* **Problem**
The answer must be exactly the lines from the one containing "A bird under" through the end of the material, with both ends kept and no other lines.

= Beginning of Section =

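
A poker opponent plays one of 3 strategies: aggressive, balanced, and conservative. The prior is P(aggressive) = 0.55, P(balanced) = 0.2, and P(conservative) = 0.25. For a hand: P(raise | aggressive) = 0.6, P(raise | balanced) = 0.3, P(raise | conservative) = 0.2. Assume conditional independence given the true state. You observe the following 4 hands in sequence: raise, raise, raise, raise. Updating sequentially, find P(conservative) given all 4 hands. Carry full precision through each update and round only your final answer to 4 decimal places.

0.0055

After 'raise': normaliser = 0.6·0.5500 + 0.3·0.2000 + 0.2·0.2500; P(aggressive) ≈ 0.7500, P(balanced) ≈ 0.1364, P(conservative) ≈ 0.1136
After 'raise': normaliser = 0.6·0.7500 + 0.3·0.1364 + 0.2·0.1136; P(aggressive) ≈ 0.8761, P(balanced) ≈ 0.0796, P(conservative) ≈ 0.0442
After 'raise': normaliser = 0.6·0.8761 + 0.3·0.0796 + 0.2·0.0442; P(aggressive) ≈ 0.9414, P(balanced) ≈ 0.0428, P(conservative) ≈ 0.0158
After 'raise': normaliser = 0.6·0.9414 + 0.3·0.0428 + 0.2·0.0158; P(aggressive) ≈ 0.9724, P(balanced) ≈ 0.0221, P(conservative) ≈ 0.0055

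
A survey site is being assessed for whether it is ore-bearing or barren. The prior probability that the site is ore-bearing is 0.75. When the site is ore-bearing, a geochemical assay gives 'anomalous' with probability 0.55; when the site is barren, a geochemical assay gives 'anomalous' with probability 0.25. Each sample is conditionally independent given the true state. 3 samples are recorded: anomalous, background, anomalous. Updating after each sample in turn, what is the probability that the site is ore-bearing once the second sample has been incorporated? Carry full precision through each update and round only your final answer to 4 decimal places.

After 'anomalous': P(ore) = 0.55·0.7500 / (0.55·0.7500 + 0.25·0.2500) ≈ 0.8684
After 'background': P(ore) = 0.45·0.8684 / (0.45·0.8684 + 0.75·0.1316) ≈ 0.7984

0.7984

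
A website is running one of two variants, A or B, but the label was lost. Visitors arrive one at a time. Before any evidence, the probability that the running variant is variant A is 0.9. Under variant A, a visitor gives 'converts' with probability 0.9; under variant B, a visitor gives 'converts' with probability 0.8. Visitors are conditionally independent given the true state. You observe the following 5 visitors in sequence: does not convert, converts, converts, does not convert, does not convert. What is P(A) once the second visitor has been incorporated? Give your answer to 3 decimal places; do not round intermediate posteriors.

After 'does not convert': P(A) = 0.1·0.9000 / (0.1·0.9000 + 0.2·0.1000) ≈ 0.8182
After 'converts': P(A) = 0.9·0.8182 / (0.9·0.8182 + 0.8·0.1818) ≈ 0.8351

0.835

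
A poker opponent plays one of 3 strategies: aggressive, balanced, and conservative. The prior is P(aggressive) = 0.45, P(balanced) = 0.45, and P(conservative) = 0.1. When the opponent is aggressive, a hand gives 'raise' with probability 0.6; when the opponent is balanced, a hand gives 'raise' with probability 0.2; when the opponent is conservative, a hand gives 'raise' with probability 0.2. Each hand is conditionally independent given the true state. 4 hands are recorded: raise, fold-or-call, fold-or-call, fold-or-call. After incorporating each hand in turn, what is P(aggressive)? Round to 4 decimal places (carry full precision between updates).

After 'raise': normaliser = 0.6·0.4500 + 0.2·0.4500 + 0.2·0.1000; P(aggressive) ≈ 0.7105, P(balanced) ≈ 0.2368, P(conservative) ≈ 0.0526
After 'fold-or-call': normaliser = 0.4·0.7105 + 0.8·0.2368 + 0.8·0.0526; P(aggressive) ≈ 0.5510, P(balanced) ≈ 0.3673, P(conservative) ≈ 0.0816
After 'fold-or-call': normaliser = 0.4·0.5510 + 0.8·0.3673 + 0.8·0.0816; P(aggressive) ≈ 0.3803, P(balanced) ≈ 0.5070, P(conservative) ≈ 0.1127
After 'fold-or-call': normaliser = 0.4·0.3803 + 0.8·0.5070 + 0.8·0.1127; P(aggressive) ≈ 0.2348, P(balanced) ≈ 0.6261, P(conservative) ≈ 0.1391

0.2348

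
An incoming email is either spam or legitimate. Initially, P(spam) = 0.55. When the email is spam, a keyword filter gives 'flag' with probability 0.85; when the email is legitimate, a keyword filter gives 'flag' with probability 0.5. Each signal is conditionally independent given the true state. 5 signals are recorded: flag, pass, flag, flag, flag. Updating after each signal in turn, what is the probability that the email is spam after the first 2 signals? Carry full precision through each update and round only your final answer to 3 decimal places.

0.384

After 'flag': P(spam) = 0.85·0.5500 / (0.85·0.5500 + 0.5·0.4500) ≈ 0.6751
After 'pass': P(spam) = 0.15·0.6751 / (0.15·0.6751 + 0.5·0.3249) ≈ 0.3840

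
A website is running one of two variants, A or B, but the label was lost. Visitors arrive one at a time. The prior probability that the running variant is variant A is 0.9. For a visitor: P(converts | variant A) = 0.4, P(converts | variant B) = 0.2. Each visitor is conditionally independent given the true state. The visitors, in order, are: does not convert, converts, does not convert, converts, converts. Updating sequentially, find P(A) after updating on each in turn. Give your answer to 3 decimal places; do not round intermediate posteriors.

0.976

Apply Bayes' rule sequentially, carrying P(A) forward.
After 'does not convert': P(A) = 0.6·0.9000 / (0.6·0.9000 + 0.8·0.1000) ≈ 0.8710
After 'converts': P(A) = 0.4·0.8710 / (0.4·0.8710 + 0.2·0.1290) ≈ 0.9310
After 'does not convert': P(A) = 0.6·0.9310 / (0.6·0.9310 + 0.8·0.0690) ≈ 0.9101
After 'converts': P(A) = 0.4·0.9101 / (0.4·0.9101 + 0.2·0.0899) ≈ 0.9529
After 'converts': P(A) = 0.4·0.9529 / (0.4·0.9529 + 0.2·0.0471) ≈ 0.9759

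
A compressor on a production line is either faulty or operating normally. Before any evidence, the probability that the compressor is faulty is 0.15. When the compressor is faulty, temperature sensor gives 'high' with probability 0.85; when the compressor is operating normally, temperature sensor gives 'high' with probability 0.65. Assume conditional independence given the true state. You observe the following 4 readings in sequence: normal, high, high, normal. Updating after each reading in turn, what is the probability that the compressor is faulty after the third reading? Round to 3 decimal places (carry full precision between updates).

Each posterior becomes the prior for the next update.
After 'normal': P(faulty) = 0.15·0.1500 / (0.15·0.1500 + 0.35·0.8500) ≈ 0.0703
After 'high': P(faulty) = 0.85·0.0703 / (0.85·0.0703 + 0.65·0.9297) ≈ 0.0900
After 'high': P(faulty) = 0.85·0.0900 / (0.85·0.0900 + 0.65·0.9100) ≈ 0.1145

0.115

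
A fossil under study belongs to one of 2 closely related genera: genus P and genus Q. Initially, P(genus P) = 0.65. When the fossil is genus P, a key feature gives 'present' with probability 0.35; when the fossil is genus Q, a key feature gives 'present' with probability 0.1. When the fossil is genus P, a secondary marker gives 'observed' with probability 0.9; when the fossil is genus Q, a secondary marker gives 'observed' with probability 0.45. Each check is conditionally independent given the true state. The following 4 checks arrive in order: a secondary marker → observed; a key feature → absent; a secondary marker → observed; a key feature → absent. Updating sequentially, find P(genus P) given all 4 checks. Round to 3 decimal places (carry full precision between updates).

Each posterior becomes the prior for the next update.
After a secondary marker='observed': P(genus P) = 0.9·0.6500 / (0.9·0.6500 + 0.45·0.3500) ≈ 0.7879
After a key feature='absent': P(genus P) = 0.65·0.7879 / (0.65·0.7879 + 0.9·0.2121) ≈ 0.7284
After a secondary marker='observed': P(genus P) = 0.9·0.7284 / (0.9·0.7284 + 0.45·0.2716) ≈ 0.8429
After a key feature='absent': P(genus P) = 0.65·0.8429 / (0.65·0.8429 + 0.9·0.1571) ≈ 0.7949

0.795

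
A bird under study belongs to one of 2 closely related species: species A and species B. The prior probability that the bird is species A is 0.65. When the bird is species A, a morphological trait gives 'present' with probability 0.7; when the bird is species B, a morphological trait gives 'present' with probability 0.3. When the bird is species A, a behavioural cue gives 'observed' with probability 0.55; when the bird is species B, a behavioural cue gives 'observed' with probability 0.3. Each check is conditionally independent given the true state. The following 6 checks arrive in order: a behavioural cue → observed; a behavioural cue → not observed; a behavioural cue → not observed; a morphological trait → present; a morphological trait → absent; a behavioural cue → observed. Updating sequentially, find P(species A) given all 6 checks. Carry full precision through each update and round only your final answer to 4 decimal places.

0.7206

After a behavioural cue='observed': P(species A) = 0.55·0.6500 / (0.55·0.6500 + 0.3·0.3500) ≈ 0.7730
After a behavioural cue='not observed': P(species A) = 0.45·0.7730 / (0.45·0.7730 + 0.7·0.2270) ≈ 0.6864
After a behavioural cue='not observed': P(species A) = 0.45·0.6864 / (0.45·0.6864 + 0.7·0.3136) ≈ 0.5846
After a morphological trait='present': P(species A) = 0.7·0.5846 / (0.7·0.5846 + 0.3·0.4154) ≈ 0.7665
After a morphological trait='absent': P(species A) = 0.3·0.7665 / (0.3·0.7665 + 0.7·0.2335) ≈ 0.5846
After a behavioural cue='observed': P(species A) = 0.55·0.5846 / (0.55·0.5846 + 0.3·0.4154) ≈ 0.7206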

= End of Section =

* **Final answer**
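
A bird under study belongs to one of 2 closely related species: species A and species B. The prior probability that the bird is species A is 0.65. When the bird is species A, a morphological trait gives 'present' with probability 0.7; when the bird is species B, a morphological trait gives 'present' with probability 0.3. When the bird is species A, a behavioural cue gives 'observed' with probability 0.55; when the bird is species B, a behavioural cue gives 'observed' with probability 0.3. Each check is conditionally independent given the true state. The following 6 checks arrive in order: a behavioural cue → observed; a behavioural cue → not observed; a behavioural cue → not observed; a morphological trait → present; a morphological trait → absent; a behavioural cue → observed. Updating sequentially, find P(species A) given all 6 checks. Carry full precision through each update and round only your final answer to 4 decimal places.

0.7206

After a behavioural cue='observed': P(species A) = 0.55·0.6500 / (0.55·0.6500 + 0.3·0.3500) ≈ 0.7730
After a behavioural cue='not observed': P(species A) = 0.45·0.7730 / (0.45·0.7730 + 0.7·0.2270) ≈ 0.6864
After a behavioural cue='not observed': P(species A) = 0.45·0.6864 / (0.45·0.6864 + 0.7·0.3136) ≈ 0.5846
After a morphological trait='present': P(species A) = 0.7·0.5846 / (0.7·0.5846 + 0.3·0.4154) ≈ 0.7665
After a morphological trait='absent': P(species A) = 0.3·0.7665 / (0.3·0.7665 + 0.7·0.2335) ≈ 0.5846
After a behavioural cue='observed': P(species A) = 0.55·0.5846 / (0.55·0.5846 + 0.3·0.4154) ≈ 0.7206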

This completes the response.